- [Your goal] Beginning at the line that contains "An ecologist gives", transcribe the remaining lines of the listing exactly; include the final line and omit everything before.
——————
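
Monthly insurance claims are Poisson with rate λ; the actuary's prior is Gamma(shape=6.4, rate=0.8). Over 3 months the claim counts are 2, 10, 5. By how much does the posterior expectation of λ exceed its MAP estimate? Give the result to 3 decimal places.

0.263

Σ counts = 17. Posterior: Gamma(shape = 6.4+17 = 23.4, rate = 0.8+3 = 3.8).
Mode = (α−1)/β = 22.4/3.8 = 5.895.
Mean = α/β = 23.4/3.8 = 6.158.
Difference = 6.158 − 5.895 = 0.263.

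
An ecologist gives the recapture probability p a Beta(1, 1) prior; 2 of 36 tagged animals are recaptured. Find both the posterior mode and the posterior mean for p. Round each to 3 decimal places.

MAP: 0.056. Posterior mean: 0.079.

Posterior: Beta(1+2, 1+34) = Beta(3, 35).
Mode = (3−1)/(3+35−2) = 2/36 = 0.056.
With a flat prior the MAP equals the MLE, 2/36.
Mean = 3/(3+35) = 3/38 = 0.079.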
——————
- [Answer below]
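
An ecologist gives the recapture probability p a Beta(1, 1) prior; 2 of 36 tagged animals are recaptured. Find both the posterior mode and the posterior mean for p. Round each to 3 decimal places.

MAP: 0.056. Posterior mean: 0.079.

Posterior: Beta(1+2, 1+34) = Beta(3, 35).
Mode = (3−1)/(3+35−2) = 2/36 = 0.056.
With a flat prior the MAP equals the MLE, 2/36.
Mean = 3/(3+35) = 3/38 = 0.079.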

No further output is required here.